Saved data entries
# # #

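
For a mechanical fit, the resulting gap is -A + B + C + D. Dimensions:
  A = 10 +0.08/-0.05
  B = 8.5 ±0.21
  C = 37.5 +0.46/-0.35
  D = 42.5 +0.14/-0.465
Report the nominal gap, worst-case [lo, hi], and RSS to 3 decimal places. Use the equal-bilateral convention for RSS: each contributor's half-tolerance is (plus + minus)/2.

Stack each dimension's contribution:
  -A: nom -10.000 → Σnom=-10.000; wc +0.050/-0.080 → slack +0.050/-0.080; half-tol=0.065, Σhalf²=0.004225
  +B: nom +8.500 → Σnom=-1.500; wc +0.210/-0.210 → slack +0.260/-0.290; half-tol=0.210, Σhalf²=0.048325
  +C: nom +37.500 → Σnom=36.000; wc +0.460/-0.350 → slack +0.720/-0.640; half-tol=0.405, Σhalf²=0.212350
  +D: nom +42.500 → Σnom=78.500; wc +0.140/-0.465 → slack +0.860/-1.105; half-tol=0.302, Σhalf²=0.303856
Nominal = 78.500. Worst-case = [78.500 - 1.105, 78.500 + 0.860] = [77.395, 79.360]. RSS = √0.303856 = 0.551.

nominal=78.500 wc=[77.395,79.360] rss=0.551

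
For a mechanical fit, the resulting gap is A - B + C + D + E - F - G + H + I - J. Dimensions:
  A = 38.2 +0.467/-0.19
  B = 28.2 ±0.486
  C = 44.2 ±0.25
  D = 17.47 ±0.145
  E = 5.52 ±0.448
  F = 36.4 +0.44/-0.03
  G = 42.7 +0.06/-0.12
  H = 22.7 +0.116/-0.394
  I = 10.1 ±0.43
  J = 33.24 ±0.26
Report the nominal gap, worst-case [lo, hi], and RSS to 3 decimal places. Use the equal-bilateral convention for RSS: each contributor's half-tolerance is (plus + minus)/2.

Stack each dimension's contribution:
  +A: nom +38.200 → Σnom=38.200; wc +0.467/-0.190 → slack +0.467/-0.190; half-tol=0.329, Σhalf²=0.107912
  -B: nom -28.200 → Σnom=10.000; wc +0.486/-0.486 → slack +0.953/-0.676; half-tol=0.486, Σhalf²=0.344108
  +C: nom +44.200 → Σnom=54.200; wc +0.250/-0.250 → slack +1.203/-0.926; half-tol=0.250, Σhalf²=0.406608
  +D: nom +17.470 → Σnom=71.670; wc +0.145/-0.145 → slack +1.348/-1.071; half-tol=0.145, Σhalf²=0.427633
  +E: nom +5.520 → Σnom=77.190; wc +0.448/-0.448 → slack +1.796/-1.519; half-tol=0.448, Σhalf²=0.628337
  -F: nom -36.400 → Σnom=40.790; wc +0.030/-0.440 → slack +1.826/-1.959; half-tol=0.235, Σhalf²=0.683562
  -G: nom -42.700 → Σnom=-1.910; wc +0.120/-0.060 → slack +1.946/-2.019; half-tol=0.090, Σhalf²=0.691662
  +H: nom +22.700 → Σnom=20.790; wc +0.116/-0.394 → slack +2.062/-2.413; half-tol=0.255, Σhalf²=0.756687
  +I: nom +10.100 → Σnom=30.890; wc +0.430/-0.430 → slack +2.492/-2.843; half-tol=0.430, Σhalf²=0.941587
  -J: nom -33.240 → Σnom=-2.350; wc +0.260/-0.260 → slack +2.752/-3.103; half-tol=0.260, Σhalf²=1.009187
Nominal = -2.350. Worst-case = [-2.350 - 3.103, -2.350 + 2.752] = [-5.453, 0.402]. RSS = √1.009187 = 1.005.

nominal=-2.350 wc=[-5.453,0.402] rss=1.005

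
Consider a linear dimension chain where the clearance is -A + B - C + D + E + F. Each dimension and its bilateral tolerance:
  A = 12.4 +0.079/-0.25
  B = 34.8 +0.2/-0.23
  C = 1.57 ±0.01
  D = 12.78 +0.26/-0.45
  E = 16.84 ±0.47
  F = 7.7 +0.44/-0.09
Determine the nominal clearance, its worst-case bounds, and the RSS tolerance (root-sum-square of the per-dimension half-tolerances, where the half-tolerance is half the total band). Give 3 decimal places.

Stack each dimension's contribution:
  -A: nom -12.400 → Σnom=-12.400; wc +0.250/-0.079 → slack +0.250/-0.079; half-tol=0.165, Σhalf²=0.027060
  +B: nom +34.800 → Σnom=22.400; wc +0.200/-0.230 → slack +0.450/-0.309; half-tol=0.215, Σhalf²=0.073285
  -C: nom -1.570 → Σnom=20.830; wc +0.010/-0.010 → slack +0.460/-0.319; half-tol=0.010, Σhalf²=0.073385
  +D: nom +12.780 → Σnom=33.610; wc +0.260/-0.450 → slack +0.720/-0.769; half-tol=0.355, Σhalf²=0.199410
  +E: nom +16.840 → Σnom=50.450; wc +0.470/-0.470 → slack +1.190/-1.239; half-tol=0.470, Σhalf²=0.420310
  +F: nom +7.700 → Σnom=58.150; wc +0.440/-0.090 → slack +1.630/-1.329; half-tol=0.265, Σhalf²=0.490535
Nominal = 58.150. Worst-case = [58.150 - 1.329, 58.150 + 1.630] = [56.821, 59.780]. RSS = √0.490535 = 0.700.

nominal=58.150 wc=[56.821,59.780] rss=0.700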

# # #

• **WORK ORDER**
All entries should be restated word for word.

• **TASK OUTPUT**
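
For a mechanical fit, the resulting gap is -A + B + C + D. Dimensions:
  A = 10 +0.08/-0.05
  B = 8.5 ±0.21
  C = 37.5 +0.46/-0.35
  D = 42.5 +0.14/-0.465
Report the nominal gap, worst-case [lo, hi], and RSS to 3 decimal places. Use the equal-bilateral convention for RSS: each contributor's half-tolerance is (plus + minus)/2.

Stack each dimension's contribution:
  -A: nom -10.000 → Σnom=-10.000; wc +0.050/-0.080 → slack +0.050/-0.080; half-tol=0.065, Σhalf²=0.004225
  +B: nom +8.500 → Σnom=-1.500; wc +0.210/-0.210 → slack +0.260/-0.290; half-tol=0.210, Σhalf²=0.048325
  +C: nom +37.500 → Σnom=36.000; wc +0.460/-0.350 → slack +0.720/-0.640; half-tol=0.405, Σhalf²=0.212350
  +D: nom +42.500 → Σnom=78.500; wc +0.140/-0.465 → slack +0.860/-1.105; half-tol=0.302, Σhalf²=0.303856
Nominal = 78.500. Worst-case = [78.500 - 1.105, 78.500 + 0.860] = [77.395, 79.360]. RSS = √0.303856 = 0.551.

nominal=78.500 wc=[77.395,79.360] rss=0.551

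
For a mechanical fit, the resulting gap is A - B + C + D + E - F - G + H + I - J. Dimensions:
  A = 38.2 +0.467/-0.19
  B = 28.2 ±0.486
  C = 44.2 ±0.25
  D = 17.47 ±0.145
  E = 5.52 ±0.448
  F = 36.4 +0.44/-0.03
  G = 42.7 +0.06/-0.12
  H = 22.7 +0.116/-0.394
  I = 10.1 ±0.43
  J = 33.24 ±0.26
Report the nominal gap, worst-case [lo, hi], and RSS to 3 decimal places. Use the equal-bilateral convention for RSS: each contributor's half-tolerance is (plus + minus)/2.

Stack each dimension's contribution:
  +A: nom +38.200 → Σnom=38.200; wc +0.467/-0.190 → slack +0.467/-0.190; half-tol=0.329, Σhalf²=0.107912
  -B: nom -28.200 → Σnom=10.000; wc +0.486/-0.486 → slack +0.953/-0.676; half-tol=0.486, Σhalf²=0.344108
  +C: nom +44.200 → Σnom=54.200; wc +0.250/-0.250 → slack +1.203/-0.926; half-tol=0.250, Σhalf²=0.406608
  +D: nom +17.470 → Σnom=71.670; wc +0.145/-0.145 → slack +1.348/-1.071; half-tol=0.145, Σhalf²=0.427633
  +E: nom +5.520 → Σnom=77.190; wc +0.448/-0.448 → slack +1.796/-1.519; half-tol=0.448, Σhalf²=0.628337
  -F: nom -36.400 → Σnom=40.790; wc +0.030/-0.440 → slack +1.826/-1.959; half-tol=0.235, Σhalf²=0.683562
  -G: nom -42.700 → Σnom=-1.910; wc +0.120/-0.060 → slack +1.946/-2.019; half-tol=0.090, Σhalf²=0.691662
  +H: nom +22.700 → Σnom=20.790; wc +0.116/-0.394 → slack +2.062/-2.413; half-tol=0.255, Σhalf²=0.756687
  +I: nom +10.100 → Σnom=30.890; wc +0.430/-0.430 → slack +2.492/-2.843; half-tol=0.430, Σhalf²=0.941587
  -J: nom -33.240 → Σnom=-2.350; wc +0.260/-0.260 → slack +2.752/-3.103; half-tol=0.260, Σhalf²=1.009187
Nominal = -2.350. Worst-case = [-2.350 - 3.103, -2.350 + 2.752] = [-5.453, 0.402]. RSS = √1.009187 = 1.005.

nominal=-2.350 wc=[-5.453,0.402] rss=1.005

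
Consider a linear dimension chain where the clearance is -A + B - C + D + E + F. Each dimension and its bilateral tolerance:
  A = 12.4 +0.079/-0.25
  B = 34.8 +0.2/-0.23
  C = 1.57 ±0.01
  D = 12.78 +0.26/-0.45
  E = 16.84 ±0.47
  F = 7.7 +0.44/-0.09
Determine the nominal clearance, its worst-case bounds, and the RSS tolerance (root-sum-square of the per-dimension half-tolerances, where the half-tolerance is half the total band). Give 3 decimal places.

Stack each dimension's contribution:
  -A: nom -12.400 → Σnom=-12.400; wc +0.250/-0.079 → slack +0.250/-0.079; half-tol=0.165, Σhalf²=0.027060
  +B: nom +34.800 → Σnom=22.400; wc +0.200/-0.230 → slack +0.450/-0.309; half-tol=0.215, Σhalf²=0.073285
  -C: nom -1.570 → Σnom=20.830; wc +0.010/-0.010 → slack +0.460/-0.319; half-tol=0.010, Σhalf²=0.073385
  +D: nom +12.780 → Σnom=33.610; wc +0.260/-0.450 → slack +0.720/-0.769; half-tol=0.355, Σhalf²=0.199410
  +E: nom +16.840 → Σnom=50.450; wc +0.470/-0.470 → slack +1.190/-1.239; half-tol=0.470, Σhalf²=0.420310
  +F: nom +7.700 → Σnom=58.150; wc +0.440/-0.090 → slack +1.630/-1.329; half-tol=0.265, Σhalf²=0.490535
Nominal = 58.150. Worst-case = [58.150 - 1.329, 58.150 + 1.630] = [56.821, 59.780]. RSS = √0.490535 = 0.700.

nominal=58.150 wc=[56.821,59.780] rss=0.700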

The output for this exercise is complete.